(Records contained in a dataset)
────────────────────

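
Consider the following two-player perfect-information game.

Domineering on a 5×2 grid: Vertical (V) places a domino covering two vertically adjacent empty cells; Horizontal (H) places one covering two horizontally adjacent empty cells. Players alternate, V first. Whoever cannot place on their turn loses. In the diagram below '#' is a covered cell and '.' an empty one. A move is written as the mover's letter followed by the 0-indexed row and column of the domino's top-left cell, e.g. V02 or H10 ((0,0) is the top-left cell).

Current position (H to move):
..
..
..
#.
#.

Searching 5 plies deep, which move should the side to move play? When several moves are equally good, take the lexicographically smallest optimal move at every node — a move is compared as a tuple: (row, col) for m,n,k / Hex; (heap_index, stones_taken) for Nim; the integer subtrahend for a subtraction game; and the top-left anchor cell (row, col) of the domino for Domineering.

H's best at [../../../#./#.]: H10

p1 H@[../../../#./#.]: H00[##/../../#./#.]-1 H10[../##/../#./#.]+1* H20[../../##/#./#.]-1
p2 V@[../##/../#./#.]: V21[../##/.#/##/#.]-1* V31[../##/../##/##]-1
p3 H@[../##/.#/##/#.]: H00[##/##/.#/##/#.]+1*
p4 V@[##/##/.#/##/#.] terminal -1; root [../../../#./#.] d5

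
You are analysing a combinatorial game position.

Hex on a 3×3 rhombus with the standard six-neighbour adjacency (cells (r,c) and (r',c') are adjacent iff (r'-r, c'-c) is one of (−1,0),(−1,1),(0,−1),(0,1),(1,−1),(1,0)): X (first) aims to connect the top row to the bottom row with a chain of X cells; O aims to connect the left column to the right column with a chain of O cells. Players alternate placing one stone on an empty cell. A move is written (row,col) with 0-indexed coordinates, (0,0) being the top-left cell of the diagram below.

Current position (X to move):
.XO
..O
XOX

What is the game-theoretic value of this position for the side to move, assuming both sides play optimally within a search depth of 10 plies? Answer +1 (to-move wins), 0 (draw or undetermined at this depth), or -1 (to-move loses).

value(.XO/..O/XOX, X) = +1

[.XO/..O/XOX] X move#1: (0,0):+1/XXO/..O/XOX*, (1,0):+1/.XO/X.O/XOX, (1,1):+1/.XO/.XO/XOX
[XXO/..O/XOX] O move#2: (1,0):-1/XXO/O.O/XOX*, (1,1):-1/XXO/.OO/XOX
[XXO/O.O/XOX] X move#3: (1,1):+1/XXO/OXO/XOX*
[XXO/OXO/XOX] end (terminal -1, O#4); searched .XO/..O/XOX to 10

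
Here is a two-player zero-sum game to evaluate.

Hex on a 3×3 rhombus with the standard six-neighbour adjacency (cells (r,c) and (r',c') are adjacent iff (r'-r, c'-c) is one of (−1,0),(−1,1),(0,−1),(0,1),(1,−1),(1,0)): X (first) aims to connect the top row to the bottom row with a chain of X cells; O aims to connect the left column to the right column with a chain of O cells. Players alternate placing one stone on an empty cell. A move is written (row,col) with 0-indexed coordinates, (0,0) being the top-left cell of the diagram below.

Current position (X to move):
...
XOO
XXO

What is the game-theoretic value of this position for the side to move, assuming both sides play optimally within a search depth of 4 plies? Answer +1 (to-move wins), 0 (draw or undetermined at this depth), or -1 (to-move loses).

p1 X@[.../XOO/XXO]: (0,0)[X../XOO/XXO]+1* (0,1)[.X./XOO/XXO]+1 (0,2)[..X/XOO/XXO]+1
p2 O@[X../XOO/XXO] terminal -1; root [.../XOO/XXO] d4

value(.../XOO/XXO, X) = +1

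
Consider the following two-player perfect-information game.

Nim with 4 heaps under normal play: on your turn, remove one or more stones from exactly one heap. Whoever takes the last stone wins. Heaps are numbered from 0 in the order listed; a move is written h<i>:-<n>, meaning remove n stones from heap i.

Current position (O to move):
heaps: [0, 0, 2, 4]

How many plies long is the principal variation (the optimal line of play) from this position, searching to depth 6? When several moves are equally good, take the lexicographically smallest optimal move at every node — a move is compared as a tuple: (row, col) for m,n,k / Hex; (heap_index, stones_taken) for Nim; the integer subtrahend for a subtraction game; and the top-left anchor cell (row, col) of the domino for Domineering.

ply 1, O at (0,0,2,4) | h2:-1=-1→(0,0,1,4); h2:-2=-1→(0,0,0,4); h3:-1=-1→(0,0,2,3); h3:-2=+1→(0,0,2,2)*; h3:-3=-1→(0,0,2,1); h3:-4=-1→(0,0,2,0)
ply 2, X at (0,0,2,2) | h2:-1=-1→(0,0,1,2)*; h2:-2=-1→(0,0,0,2); h3:-1=-1→(0,0,2,1); h3:-2=-1→(0,0,2,0)
ply 3, O at (0,0,1,2) | h2:-1=-1→(0,0,0,2); h3:-1=+1→(0,0,1,1)*; h3:-2=-1→(0,0,1,0)
ply 4, X at (0,0,1,1) | h2:-1=-1→(0,0,0,1)*; h3:-1=-1→(0,0,1,0)
ply 5, O at (0,0,0,1) | h3:-1=+1→(0,0,0,0)*
ply 6: (0,0,0,0) is terminal -1 (X); from (0,0,2,4) depth 6

PV length from [(0,0,2,4)]: 5 plies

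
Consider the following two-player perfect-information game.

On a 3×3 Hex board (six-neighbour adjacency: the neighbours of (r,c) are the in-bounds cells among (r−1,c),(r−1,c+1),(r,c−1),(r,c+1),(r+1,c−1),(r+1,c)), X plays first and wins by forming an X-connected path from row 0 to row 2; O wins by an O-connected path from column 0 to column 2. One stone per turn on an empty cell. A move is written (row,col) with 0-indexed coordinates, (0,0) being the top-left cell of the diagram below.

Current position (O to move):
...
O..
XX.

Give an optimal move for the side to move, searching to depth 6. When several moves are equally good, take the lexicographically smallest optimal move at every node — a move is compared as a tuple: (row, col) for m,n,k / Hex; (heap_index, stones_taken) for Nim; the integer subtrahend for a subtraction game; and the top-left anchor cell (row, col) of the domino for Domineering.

ply 1, O at .../O../XX. | (0,0)=-1→O../O../XX.; (0,1)=-1→.O./O../XX.; (0,2)=+1→..O/O../XX.*; (1,1)=+1→.../OO./XX.; (1,2)=-1→.../O.O/XX.; (2,2)=-1→.../O../XXO
ply 2, X at ..O/O../XX. | (0,0)=-1→X.O/O../XX.*; (0,1)=-1→.XO/O../XX.; (1,1)=-1→..O/OX./XX.; (1,2)=-1→..O/O.X/XX.; (2,2)=-1→..O/O../XXX
ply 3, O at X.O/O../XX. | (0,1)=+1→XOO/O../XX.*; (1,1)=+1→X.O/OO./XX.; (1,2)=+1→X.O/O.O/XX.; (2,2)=+1→X.O/O../XXO
ply 4: XOO/O../XX. is terminal -1 (X); from .../O../XX. depth 6

O's best at [.../O../XX.]: (0,2)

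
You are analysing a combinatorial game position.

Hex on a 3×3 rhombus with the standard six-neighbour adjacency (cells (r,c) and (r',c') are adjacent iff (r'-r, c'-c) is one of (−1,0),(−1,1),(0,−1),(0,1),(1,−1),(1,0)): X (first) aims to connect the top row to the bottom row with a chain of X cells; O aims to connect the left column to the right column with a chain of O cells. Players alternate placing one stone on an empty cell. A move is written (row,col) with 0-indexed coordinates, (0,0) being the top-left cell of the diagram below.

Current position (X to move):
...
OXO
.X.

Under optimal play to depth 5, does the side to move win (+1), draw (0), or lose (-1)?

p1 X@[.../OXO/.X.]: (0,0)[X../OXO/.X.]+1* (0,1)[.X./OXO/.X.]+1 (0,2)[..X/OXO/.X.]+1 (2,0)[.../OXO/XX.]+1 (2,2)[.../OXO/.XX]+1
p2 O@[X../OXO/.X.]: (0,1)[XO./OXO/.X.]-1* (0,2)[X.O/OXO/.X.]-1 (2,0)[X../OXO/OX.]-1 (2,2)[X../OXO/.XO]-1
p3 X@[XO./OXO/.X.]: (0,2)[XOX/OXO/.X.]+1* (2,0)[XO./OXO/XX.]-1 (2,2)[XO./OXO/.XX]-1
p4 O@[XOX/OXO/.X.] terminal -1; root [.../OXO/.X.] d5

value(.../OXO/.X., X) = +1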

────────────────────

Across the entries above, find each line with the word "heaps" and please copy it out.

* Result for this exercise:
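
Nim with 4 heaps under normal play: on your turn, remove one or more stones from exactly one heap. Whoever takes the last stone wins. Heaps are numbered from 0 in the order listed; a move is written h<i>:-<n>, meaning remove n stones from heap i.
heaps: [0, 0, 2, 4]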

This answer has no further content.